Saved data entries
+ + + + + + +

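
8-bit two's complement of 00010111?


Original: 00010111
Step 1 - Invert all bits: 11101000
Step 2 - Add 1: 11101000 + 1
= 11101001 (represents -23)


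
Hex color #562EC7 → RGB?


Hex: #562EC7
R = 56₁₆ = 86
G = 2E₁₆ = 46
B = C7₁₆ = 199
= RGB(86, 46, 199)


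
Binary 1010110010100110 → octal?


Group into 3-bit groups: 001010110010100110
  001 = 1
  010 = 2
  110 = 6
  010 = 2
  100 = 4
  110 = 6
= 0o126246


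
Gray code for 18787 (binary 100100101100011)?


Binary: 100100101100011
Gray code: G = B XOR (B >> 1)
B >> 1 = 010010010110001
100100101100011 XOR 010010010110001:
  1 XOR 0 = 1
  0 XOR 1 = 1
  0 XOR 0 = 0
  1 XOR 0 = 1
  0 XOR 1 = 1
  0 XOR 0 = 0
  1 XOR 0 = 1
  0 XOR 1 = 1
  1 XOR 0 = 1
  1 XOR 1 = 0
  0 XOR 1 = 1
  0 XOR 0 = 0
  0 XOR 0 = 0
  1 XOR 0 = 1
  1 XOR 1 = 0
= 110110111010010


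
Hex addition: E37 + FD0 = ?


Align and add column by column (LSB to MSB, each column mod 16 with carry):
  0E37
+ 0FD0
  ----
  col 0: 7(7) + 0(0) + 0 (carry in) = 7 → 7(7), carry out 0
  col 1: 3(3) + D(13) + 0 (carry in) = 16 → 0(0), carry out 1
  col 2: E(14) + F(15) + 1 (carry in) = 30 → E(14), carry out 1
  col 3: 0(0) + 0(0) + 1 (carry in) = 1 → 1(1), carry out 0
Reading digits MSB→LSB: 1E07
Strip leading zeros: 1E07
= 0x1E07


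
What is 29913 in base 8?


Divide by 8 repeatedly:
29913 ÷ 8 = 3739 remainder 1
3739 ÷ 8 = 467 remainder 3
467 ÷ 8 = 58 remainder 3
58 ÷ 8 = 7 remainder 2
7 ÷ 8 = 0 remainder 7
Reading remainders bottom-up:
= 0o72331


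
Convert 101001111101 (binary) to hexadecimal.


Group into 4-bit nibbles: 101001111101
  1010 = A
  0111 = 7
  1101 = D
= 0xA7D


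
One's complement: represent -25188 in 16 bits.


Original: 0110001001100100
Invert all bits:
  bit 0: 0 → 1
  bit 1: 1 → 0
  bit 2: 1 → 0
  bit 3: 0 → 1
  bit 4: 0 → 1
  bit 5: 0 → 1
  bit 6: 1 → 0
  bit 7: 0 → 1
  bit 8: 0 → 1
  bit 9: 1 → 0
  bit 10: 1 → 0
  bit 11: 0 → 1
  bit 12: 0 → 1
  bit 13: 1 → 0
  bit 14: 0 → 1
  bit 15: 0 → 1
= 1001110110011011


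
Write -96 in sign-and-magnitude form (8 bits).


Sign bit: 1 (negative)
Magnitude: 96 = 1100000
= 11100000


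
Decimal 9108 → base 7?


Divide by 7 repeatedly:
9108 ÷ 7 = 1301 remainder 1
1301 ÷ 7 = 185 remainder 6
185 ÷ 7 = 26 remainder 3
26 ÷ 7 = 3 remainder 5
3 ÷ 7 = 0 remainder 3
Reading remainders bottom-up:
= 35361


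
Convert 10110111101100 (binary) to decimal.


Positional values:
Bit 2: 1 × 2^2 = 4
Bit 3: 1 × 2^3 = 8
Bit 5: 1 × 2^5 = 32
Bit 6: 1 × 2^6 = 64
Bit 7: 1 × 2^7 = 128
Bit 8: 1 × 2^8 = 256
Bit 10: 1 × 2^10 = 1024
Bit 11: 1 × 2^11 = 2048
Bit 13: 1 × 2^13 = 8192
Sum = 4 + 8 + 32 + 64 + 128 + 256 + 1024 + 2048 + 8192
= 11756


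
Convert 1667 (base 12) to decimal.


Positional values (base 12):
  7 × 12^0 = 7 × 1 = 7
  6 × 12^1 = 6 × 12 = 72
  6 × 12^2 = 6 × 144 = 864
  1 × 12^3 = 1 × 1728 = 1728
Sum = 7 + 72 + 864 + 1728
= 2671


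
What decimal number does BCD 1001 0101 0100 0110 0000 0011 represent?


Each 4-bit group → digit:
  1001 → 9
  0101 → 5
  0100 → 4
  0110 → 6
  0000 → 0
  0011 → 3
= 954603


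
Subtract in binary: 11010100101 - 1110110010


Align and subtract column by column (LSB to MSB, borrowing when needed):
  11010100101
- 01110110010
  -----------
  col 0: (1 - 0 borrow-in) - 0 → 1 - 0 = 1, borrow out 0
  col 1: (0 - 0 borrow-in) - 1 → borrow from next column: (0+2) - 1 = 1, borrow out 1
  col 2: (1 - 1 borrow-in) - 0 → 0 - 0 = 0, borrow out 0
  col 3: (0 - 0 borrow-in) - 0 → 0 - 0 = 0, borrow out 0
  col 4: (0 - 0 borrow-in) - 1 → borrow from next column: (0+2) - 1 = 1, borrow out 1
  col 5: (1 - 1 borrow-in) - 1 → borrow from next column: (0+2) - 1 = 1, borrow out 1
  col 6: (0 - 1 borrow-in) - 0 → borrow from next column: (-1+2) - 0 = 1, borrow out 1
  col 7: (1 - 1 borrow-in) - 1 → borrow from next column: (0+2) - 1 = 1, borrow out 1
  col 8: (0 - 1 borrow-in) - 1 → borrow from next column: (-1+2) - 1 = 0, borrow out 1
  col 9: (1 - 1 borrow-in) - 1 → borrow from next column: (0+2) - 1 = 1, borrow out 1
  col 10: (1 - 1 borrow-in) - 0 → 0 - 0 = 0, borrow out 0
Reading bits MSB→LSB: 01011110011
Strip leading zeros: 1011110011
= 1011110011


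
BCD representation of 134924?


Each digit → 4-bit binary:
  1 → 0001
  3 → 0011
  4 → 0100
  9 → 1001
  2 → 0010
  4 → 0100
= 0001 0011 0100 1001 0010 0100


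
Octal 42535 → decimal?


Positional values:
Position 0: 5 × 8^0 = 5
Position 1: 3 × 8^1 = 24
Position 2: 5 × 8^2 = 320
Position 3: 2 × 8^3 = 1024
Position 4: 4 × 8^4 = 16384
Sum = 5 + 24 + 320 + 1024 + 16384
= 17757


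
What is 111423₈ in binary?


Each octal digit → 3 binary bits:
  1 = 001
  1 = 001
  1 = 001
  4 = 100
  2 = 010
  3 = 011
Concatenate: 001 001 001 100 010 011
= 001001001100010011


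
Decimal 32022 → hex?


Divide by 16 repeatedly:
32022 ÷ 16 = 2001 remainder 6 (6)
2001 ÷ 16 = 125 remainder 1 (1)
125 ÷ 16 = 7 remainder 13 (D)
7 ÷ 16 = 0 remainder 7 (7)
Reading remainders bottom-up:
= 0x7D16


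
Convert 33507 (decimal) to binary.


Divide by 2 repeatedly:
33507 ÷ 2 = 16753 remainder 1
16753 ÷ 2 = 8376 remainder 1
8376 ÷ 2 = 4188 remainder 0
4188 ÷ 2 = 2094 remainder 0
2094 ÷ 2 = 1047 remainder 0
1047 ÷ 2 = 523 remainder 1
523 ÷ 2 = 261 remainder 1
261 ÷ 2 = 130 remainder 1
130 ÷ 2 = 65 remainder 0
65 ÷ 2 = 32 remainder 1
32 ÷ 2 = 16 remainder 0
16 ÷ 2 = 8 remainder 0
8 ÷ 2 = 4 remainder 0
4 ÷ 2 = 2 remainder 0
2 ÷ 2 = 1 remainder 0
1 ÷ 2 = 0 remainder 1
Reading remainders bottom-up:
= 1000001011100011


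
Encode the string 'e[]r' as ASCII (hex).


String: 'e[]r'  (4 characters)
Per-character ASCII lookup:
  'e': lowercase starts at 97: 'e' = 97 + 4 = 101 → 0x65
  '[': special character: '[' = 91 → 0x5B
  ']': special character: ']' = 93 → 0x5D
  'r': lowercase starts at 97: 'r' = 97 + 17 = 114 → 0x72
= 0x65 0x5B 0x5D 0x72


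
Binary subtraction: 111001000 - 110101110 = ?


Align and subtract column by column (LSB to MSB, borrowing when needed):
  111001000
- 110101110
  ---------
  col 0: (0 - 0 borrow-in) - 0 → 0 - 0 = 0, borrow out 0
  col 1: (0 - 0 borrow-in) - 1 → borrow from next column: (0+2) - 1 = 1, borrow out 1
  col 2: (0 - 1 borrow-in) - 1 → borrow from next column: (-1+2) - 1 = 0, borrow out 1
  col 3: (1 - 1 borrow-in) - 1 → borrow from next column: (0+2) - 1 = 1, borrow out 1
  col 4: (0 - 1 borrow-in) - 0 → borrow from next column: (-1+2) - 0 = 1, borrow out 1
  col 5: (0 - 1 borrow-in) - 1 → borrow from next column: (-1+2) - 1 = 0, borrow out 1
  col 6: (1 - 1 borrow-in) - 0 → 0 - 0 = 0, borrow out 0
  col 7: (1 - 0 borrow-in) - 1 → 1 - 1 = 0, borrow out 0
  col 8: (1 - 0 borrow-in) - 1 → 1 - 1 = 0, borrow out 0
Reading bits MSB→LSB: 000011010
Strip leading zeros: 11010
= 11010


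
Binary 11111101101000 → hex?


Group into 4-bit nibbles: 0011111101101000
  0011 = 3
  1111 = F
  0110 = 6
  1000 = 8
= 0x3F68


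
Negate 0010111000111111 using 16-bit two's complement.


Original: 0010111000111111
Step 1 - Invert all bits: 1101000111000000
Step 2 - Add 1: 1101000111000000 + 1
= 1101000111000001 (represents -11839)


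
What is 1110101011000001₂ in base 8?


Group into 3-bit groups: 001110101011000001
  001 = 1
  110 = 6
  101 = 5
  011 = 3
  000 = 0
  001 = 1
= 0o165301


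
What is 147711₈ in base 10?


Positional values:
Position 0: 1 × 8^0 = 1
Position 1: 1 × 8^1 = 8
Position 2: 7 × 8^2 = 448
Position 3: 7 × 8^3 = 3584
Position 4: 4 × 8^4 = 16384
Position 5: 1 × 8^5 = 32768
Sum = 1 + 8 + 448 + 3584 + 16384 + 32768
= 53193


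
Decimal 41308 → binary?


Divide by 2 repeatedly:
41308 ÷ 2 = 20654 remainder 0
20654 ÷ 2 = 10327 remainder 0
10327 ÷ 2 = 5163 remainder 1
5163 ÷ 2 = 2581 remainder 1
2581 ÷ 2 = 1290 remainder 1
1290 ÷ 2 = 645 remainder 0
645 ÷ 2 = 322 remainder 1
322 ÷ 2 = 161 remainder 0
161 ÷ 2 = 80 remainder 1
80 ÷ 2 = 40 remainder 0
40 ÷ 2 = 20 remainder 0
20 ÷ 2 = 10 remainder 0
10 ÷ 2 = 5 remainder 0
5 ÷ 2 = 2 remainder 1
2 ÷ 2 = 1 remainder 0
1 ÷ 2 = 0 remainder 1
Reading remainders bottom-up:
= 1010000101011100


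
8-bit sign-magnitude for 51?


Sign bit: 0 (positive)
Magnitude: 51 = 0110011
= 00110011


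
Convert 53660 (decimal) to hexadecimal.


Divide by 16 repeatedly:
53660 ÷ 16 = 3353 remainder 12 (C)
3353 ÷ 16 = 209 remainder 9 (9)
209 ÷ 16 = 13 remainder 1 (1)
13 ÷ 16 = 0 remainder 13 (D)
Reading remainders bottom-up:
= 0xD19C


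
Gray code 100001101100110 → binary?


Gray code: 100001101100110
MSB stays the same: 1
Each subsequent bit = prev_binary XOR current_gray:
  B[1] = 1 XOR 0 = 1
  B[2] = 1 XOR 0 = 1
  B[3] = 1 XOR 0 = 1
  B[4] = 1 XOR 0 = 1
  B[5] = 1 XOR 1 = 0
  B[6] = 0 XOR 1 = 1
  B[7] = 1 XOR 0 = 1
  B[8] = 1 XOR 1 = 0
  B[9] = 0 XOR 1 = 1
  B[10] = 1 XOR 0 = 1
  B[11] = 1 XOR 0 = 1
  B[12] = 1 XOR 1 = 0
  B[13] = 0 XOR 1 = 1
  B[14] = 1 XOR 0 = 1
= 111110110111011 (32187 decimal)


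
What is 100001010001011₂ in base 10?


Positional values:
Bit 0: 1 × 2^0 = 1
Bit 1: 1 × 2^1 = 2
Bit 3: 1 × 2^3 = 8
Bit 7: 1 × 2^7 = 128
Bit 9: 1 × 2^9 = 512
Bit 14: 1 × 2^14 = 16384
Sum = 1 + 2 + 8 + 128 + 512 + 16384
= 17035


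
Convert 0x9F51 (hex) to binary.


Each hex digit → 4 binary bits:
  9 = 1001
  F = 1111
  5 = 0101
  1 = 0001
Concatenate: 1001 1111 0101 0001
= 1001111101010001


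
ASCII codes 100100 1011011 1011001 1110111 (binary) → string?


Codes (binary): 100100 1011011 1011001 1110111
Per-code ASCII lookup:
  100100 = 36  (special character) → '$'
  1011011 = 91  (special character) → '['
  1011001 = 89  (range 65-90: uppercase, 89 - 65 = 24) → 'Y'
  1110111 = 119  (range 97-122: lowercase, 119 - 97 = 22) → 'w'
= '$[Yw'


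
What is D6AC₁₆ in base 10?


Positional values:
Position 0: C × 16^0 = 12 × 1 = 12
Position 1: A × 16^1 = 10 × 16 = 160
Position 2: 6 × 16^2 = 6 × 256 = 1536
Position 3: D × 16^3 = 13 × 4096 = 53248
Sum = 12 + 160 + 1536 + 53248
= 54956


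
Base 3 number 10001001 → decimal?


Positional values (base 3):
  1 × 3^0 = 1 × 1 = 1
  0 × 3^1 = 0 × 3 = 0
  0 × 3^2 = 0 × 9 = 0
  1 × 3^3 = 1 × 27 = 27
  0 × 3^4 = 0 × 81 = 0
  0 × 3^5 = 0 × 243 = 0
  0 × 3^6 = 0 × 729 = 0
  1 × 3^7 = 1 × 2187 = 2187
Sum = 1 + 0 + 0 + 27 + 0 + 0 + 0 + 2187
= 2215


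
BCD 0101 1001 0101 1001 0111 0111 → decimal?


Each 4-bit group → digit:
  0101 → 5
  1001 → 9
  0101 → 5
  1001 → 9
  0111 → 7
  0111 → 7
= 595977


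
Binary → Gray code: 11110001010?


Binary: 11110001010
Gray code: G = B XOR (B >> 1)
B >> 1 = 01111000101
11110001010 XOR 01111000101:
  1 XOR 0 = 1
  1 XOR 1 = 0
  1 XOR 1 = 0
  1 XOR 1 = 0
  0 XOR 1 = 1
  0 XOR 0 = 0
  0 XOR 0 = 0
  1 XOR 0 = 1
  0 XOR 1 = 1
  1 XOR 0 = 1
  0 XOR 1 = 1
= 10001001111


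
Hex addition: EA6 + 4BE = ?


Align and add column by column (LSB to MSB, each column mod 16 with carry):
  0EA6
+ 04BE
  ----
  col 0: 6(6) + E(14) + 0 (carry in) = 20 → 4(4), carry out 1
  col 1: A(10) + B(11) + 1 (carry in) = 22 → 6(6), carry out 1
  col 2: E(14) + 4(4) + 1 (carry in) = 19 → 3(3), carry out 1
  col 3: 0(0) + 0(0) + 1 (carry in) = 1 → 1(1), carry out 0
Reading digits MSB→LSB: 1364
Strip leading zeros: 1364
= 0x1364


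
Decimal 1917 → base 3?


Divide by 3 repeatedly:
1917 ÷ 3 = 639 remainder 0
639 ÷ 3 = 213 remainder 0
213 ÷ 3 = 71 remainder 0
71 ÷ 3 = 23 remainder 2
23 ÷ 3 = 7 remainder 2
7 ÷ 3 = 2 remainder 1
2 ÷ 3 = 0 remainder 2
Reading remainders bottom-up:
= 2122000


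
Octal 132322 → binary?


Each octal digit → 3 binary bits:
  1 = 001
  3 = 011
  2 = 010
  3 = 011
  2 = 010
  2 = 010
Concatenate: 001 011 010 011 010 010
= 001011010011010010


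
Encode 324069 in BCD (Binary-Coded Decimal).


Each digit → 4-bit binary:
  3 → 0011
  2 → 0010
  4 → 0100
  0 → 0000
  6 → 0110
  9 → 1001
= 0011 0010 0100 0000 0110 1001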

+ + + + + + +

● Exercise objective: The response should be the lines from the one containing "Base 3 number 10001001 → decimal?" through the last line of the data, set down exactly and with no other line.

● Completed exercise:
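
Base 3 number 10001001 → decimal?


Positional values (base 3):
  1 × 3^0 = 1 × 1 = 1
  0 × 3^1 = 0 × 3 = 0
  0 × 3^2 = 0 × 9 = 0
  1 × 3^3 = 1 × 27 = 27
  0 × 3^4 = 0 × 81 = 0
  0 × 3^5 = 0 × 243 = 0
  0 × 3^6 = 0 × 729 = 0
  1 × 3^7 = 1 × 2187 = 2187
Sum = 1 + 0 + 0 + 27 + 0 + 0 + 0 + 2187
= 2215


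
BCD 0101 1001 0101 1001 0111 0111 → decimal?


Each 4-bit group → digit:
  0101 → 5
  1001 → 9
  0101 → 5
  1001 → 9
  0111 → 7
  0111 → 7
= 595977


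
Binary → Gray code: 11110001010?


Binary: 11110001010
Gray code: G = B XOR (B >> 1)
B >> 1 = 01111000101
11110001010 XOR 01111000101:
  1 XOR 0 = 1
  1 XOR 1 = 0
  1 XOR 1 = 0
  1 XOR 1 = 0
  0 XOR 1 = 1
  0 XOR 0 = 0
  0 XOR 0 = 0
  1 XOR 0 = 1
  0 XOR 1 = 1
  1 XOR 0 = 1
  0 XOR 1 = 1
= 10001001111


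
Hex addition: EA6 + 4BE = ?


Align and add column by column (LSB to MSB, each column mod 16 with carry):
  0EA6
+ 04BE
  ----
  col 0: 6(6) + E(14) + 0 (carry in) = 20 → 4(4), carry out 1
  col 1: A(10) + B(11) + 1 (carry in) = 22 → 6(6), carry out 1
  col 2: E(14) + 4(4) + 1 (carry in) = 19 → 3(3), carry out 1
  col 3: 0(0) + 0(0) + 1 (carry in) = 1 → 1(1), carry out 0
Reading digits MSB→LSB: 1364
Strip leading zeros: 1364
= 0x1364


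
Decimal 1917 → base 3?


Divide by 3 repeatedly:
1917 ÷ 3 = 639 remainder 0
639 ÷ 3 = 213 remainder 0
213 ÷ 3 = 71 remainder 0
71 ÷ 3 = 23 remainder 2
23 ÷ 3 = 7 remainder 2
7 ÷ 3 = 2 remainder 1
2 ÷ 3 = 0 remainder 2
Reading remainders bottom-up:
= 2122000


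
Octal 132322 → binary?


Each octal digit → 3 binary bits:
  1 = 001
  3 = 011
  2 = 010
  3 = 011
  2 = 010
  2 = 010
Concatenate: 001 011 010 011 010 010
= 001011010011010010


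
Encode 324069 in BCD (Binary-Coded Decimal).


Each digit → 4-bit binary:
  3 → 0011
  2 → 0010
  4 → 0100
  0 → 0000
  6 → 0110
  9 → 1001
= 0011 0010 0100 0000 0110 1001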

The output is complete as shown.